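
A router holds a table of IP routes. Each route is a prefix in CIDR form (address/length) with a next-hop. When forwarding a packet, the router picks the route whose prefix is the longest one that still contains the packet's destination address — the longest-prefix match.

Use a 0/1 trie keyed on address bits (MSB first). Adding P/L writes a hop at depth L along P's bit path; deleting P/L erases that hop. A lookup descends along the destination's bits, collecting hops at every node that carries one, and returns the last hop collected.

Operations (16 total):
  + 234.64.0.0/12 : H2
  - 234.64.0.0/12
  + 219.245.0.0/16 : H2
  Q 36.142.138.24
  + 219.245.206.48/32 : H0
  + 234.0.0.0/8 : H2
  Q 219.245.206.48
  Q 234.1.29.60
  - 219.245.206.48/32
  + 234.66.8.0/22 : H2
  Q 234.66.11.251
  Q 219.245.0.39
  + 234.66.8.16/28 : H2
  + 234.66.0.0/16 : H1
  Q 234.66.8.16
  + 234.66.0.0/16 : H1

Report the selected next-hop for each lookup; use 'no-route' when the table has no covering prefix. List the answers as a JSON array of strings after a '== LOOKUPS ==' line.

Apply in order:
  add 234.64.0.0/12 -> H2 at depth 12
  - 234.64.0.0/12 clear@12
  add 219.245.0.0/16 -> H2 at depth 16
  lookup 36.142.138.24: bits ε walk d0:- -> no-route
  add 219.245.206.48/32 -> H0 at depth 32
  add 234.0.0.0/8 -> H2 at depth 8
  lookup 219.245.206.48: bits 11011011111101011100111000110000 walk d0:-→d1:-→d2:-→d3:-→d4:-→d5:-→d6:-→d7:-→d8:-→d9:-→d10:-→d11:-→d12:-→d13:-→d14:-→d15:-→d16:H2→d17:-→d18:-→d19:-→d20:-→d21:-→d22:-→d23:-→d24:-→d25:-→d26:-→d27:-→d28:-→d29:-→d30:-→d31:-→d32:H0 -> H0
  lookup 234.1.29.60: bits 111010100 walk d0:-→d1:-→d2:-→d3:-→d4:-→d5:-→d6:-→d7:-→d8:H2→d9:- -> H2
  - 219.245.206.48/32 clear@32
  add 234.66.8.0/22 -> H2 at depth 22
  lookup 234.66.11.251: bits 1110101001000010000010 walk d0:-→d1:-→d2:-→d3:-→d4:-→d5:-→d6:-→d7:-→d8:H2→d9:-→d10:-→d11:-→d12:-→d13:-→d14:-→d15:-→d16:-→d17:-→d18:-→d19:-→d20:-→d21:-→d22:H2 -> H2
  lookup 219.245.0.39: bits 1101101111110101 walk d0:-→d1:-→d2:-→d3:-→d4:-→d5:-→d6:-→d7:-→d8:-→d9:-→d10:-→d11:-→d12:-→d13:-→d14:-→d15:-→d16:H2 -> H2
  add 234.66.8.16/28 -> H2 at depth 28
  add 234.66.0.0/16 -> H1 at depth 16
  lookup 234.66.8.16: bits 1110101001000010000010000001 walk d0:-→d1:-→d2:-→d3:-→d4:-→d5:-→d6:-→d7:-→d8:H2→d9:-→d10:-→d11:-→d12:-→d13:-→d14:-→d15:-→d16:H1→d17:-→d18:-→d19:-→d20:-→d21:-→d22:H2→d23:-→d24:-→d25:-→d26:-→d27:-→d28:H2 -> H2
  add 234.66.0.0/16 -> H1 at depth 16

== LOOKUPS ==
["no-route","H0","H2","H2","H2","H2"]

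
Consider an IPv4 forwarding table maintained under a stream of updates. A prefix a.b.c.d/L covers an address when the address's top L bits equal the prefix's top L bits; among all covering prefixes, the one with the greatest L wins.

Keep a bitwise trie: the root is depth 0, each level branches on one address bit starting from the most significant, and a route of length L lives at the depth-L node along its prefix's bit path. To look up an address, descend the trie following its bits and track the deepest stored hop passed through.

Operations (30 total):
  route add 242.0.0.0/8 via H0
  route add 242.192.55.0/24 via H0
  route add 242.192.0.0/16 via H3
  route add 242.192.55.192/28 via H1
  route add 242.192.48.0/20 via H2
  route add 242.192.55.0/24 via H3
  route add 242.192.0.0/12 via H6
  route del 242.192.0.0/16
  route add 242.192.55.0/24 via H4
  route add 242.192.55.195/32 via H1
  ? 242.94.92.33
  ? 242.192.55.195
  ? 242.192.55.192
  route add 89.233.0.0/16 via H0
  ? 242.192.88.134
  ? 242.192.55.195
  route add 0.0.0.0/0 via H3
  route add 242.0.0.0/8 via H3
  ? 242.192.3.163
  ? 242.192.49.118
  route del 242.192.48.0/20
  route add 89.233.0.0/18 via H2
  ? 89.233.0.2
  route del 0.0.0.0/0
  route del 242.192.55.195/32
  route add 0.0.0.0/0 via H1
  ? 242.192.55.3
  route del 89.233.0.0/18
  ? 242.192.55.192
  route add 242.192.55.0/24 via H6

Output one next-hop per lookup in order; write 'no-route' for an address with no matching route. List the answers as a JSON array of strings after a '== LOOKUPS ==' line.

Apply in order:
  + 242.0.0.0/8 (H0) depth=8
  + 242.192.55.0/24 (H0) depth=24
  + 242.192.0.0/16 (H3) depth=16
  + 242.192.55.192/28 (H1) depth=28
  + 242.192.48.0/20 (H2) depth=20
  + 242.192.55.0/24 (H3) depth=24
  + 242.192.0.0/12 (H6) depth=12
  - 242.192.0.0/16 clear@16
  + 242.192.55.0/24 (H4) depth=24
  + 242.192.55.195/32 (H1) depth=32
  lookup 242.94.92.33: bits 11110010 walk d0:-→d1:-→d2:-→d3:-→d4:-→d5:-→d6:-→d7:-→d8:H0 -> H0
  lookup 242.192.55.195: bits 11110010110000000011011111000011 walk d0:-→d1:-→d2:-→d3:-→d4:-→d5:-→d6:-→d7:-→d8:H0→d9:-→d10:-→d11:-→d12:H6→d13:-→d14:-→d15:-→d16:-→d17:-→d18:-→d19:-→d20:H2→d21:-→d22:-→d23:-→d24:H4→d25:-→d26:-→d27:-→d28:H1→d29:-→d30:-→d31:-→d32:H1 -> H1
  lookup 242.192.55.192: bits 111100101100000000110111110000 walk d0:-→d1:-→d2:-→d3:-→d4:-→d5:-→d6:-→d7:-→d8:H0→d9:-→d10:-→d11:-→d12:H6→d13:-→d14:-→d15:-→d16:-→d17:-→d18:-→d19:-→d20:H2→d21:-→d22:-→d23:-→d24:H4→d25:-→d26:-→d27:-→d28:H1→d29:-→d30:- -> H1
  + 89.233.0.0/16 (H0) depth=16
  lookup 242.192.88.134: bits 11110010110000000 walk d0:-→d1:-→d2:-→d3:-→d4:-→d5:-→d6:-→d7:-→d8:H0→d9:-→d10:-→d11:-→d12:H6→d13:-→d14:-→d15:-→d16:-→d17:- -> H6
  lookup 242.192.55.195: bits 11110010110000000011011111000011 walk d0:-→d1:-→d2:-→d3:-→d4:-→d5:-→d6:-→d7:-→d8:H0→d9:-→d10:-→d11:-→d12:H6→d13:-→d14:-→d15:-→d16:-→d17:-→d18:-→d19:-→d20:H2→d21:-→d22:-→d23:-→d24:H4→d25:-→d26:-→d27:-→d28:H1→d29:-→d30:-→d31:-→d32:H1 -> H1
  + 0.0.0.0/0 (H3) depth=0
  + 242.0.0.0/8 (H3) depth=8
  lookup 242.192.3.163: bits 111100101100000000 walk d0:H3→d1:-→d2:-→d3:-→d4:-→d5:-→d6:-→d7:-→d8:H3→d9:-→d10:-→d11:-→d12:H6→d13:-→d14:-→d15:-→d16:-→d17:-→d18:- -> H6
  lookup 242.192.49.118: bits 111100101100000000110 walk d0:H3→d1:-→d2:-→d3:-→d4:-→d5:-→d6:-→d7:-→d8:H3→d9:-→d10:-→d11:-→d12:H6→d13:-→d14:-→d15:-→d16:-→d17:-→d18:-→d19:-→d20:H2→d21:- -> H2
  - 242.192.48.0/20 clear@20
  + 89.233.0.0/18 (H2) depth=18
  lookup 89.233.0.2: bits 010110011110100100 walk d0:H3→d1:-→d2:-→d3:-→d4:-→d5:-→d6:-→d7:-→d8:-→d9:-→d10:-→d11:-→d12:-→d13:-→d14:-→d15:-→d16:H0→d17:-→d18:H2 -> H2
  - 0.0.0.0/0 clear@0
  - 242.192.55.195/32 clear@32
  + 0.0.0.0/0 (H1) depth=0
  lookup 242.192.55.3: bits 111100101100000000110111 walk d0:H1→d1:-→d2:-→d3:-→d4:-→d5:-→d6:-→d7:-→d8:H3→d9:-→d10:-→d11:-→d12:H6→d13:-→d14:-→d15:-→d16:-→d17:-→d18:-→d19:-→d20:-→d21:-→d22:-→d23:-→d24:H4 -> H4
  - 89.233.0.0/18 clear@18
  lookup 242.192.55.192: bits 111100101100000000110111110000 walk d0:H1→d1:-→d2:-→d3:-→d4:-→d5:-→d6:-→d7:-→d8:H3→d9:-→d10:-→d11:-→d12:H6→d13:-→d14:-→d15:-→d16:-→d17:-→d18:-→d19:-→d20:-→d21:-→d22:-→d23:-→d24:H4→d25:-→d26:-→d27:-→d28:H1→d29:-→d30:- -> H1
  + 242.192.55.0/24 (H6) depth=24

== LOOKUPS ==
["H0","H1","H1","H6","H1","H6","H2","H2","H4","H1"]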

* **TO DO**
Each line holding "path" should be copied from the material above.

* **RESULT**
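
Use a 0/1 trie keyed on address bits (MSB first). Adding P/L writes a hop at depth L along P's bit path; deleting P/L erases that hop. A lookup descends along the destination's bits, collecting hops at every node that carries one, and returns the last hop collected.
Keep a bitwise trie: the root is depth 0, each level branches on one address bit starting from the most significant, and a route of length L lives at the depth-L node along its prefix's bit path. To look up an address, descend the trie following its bits and track the deepest stored hop passed through.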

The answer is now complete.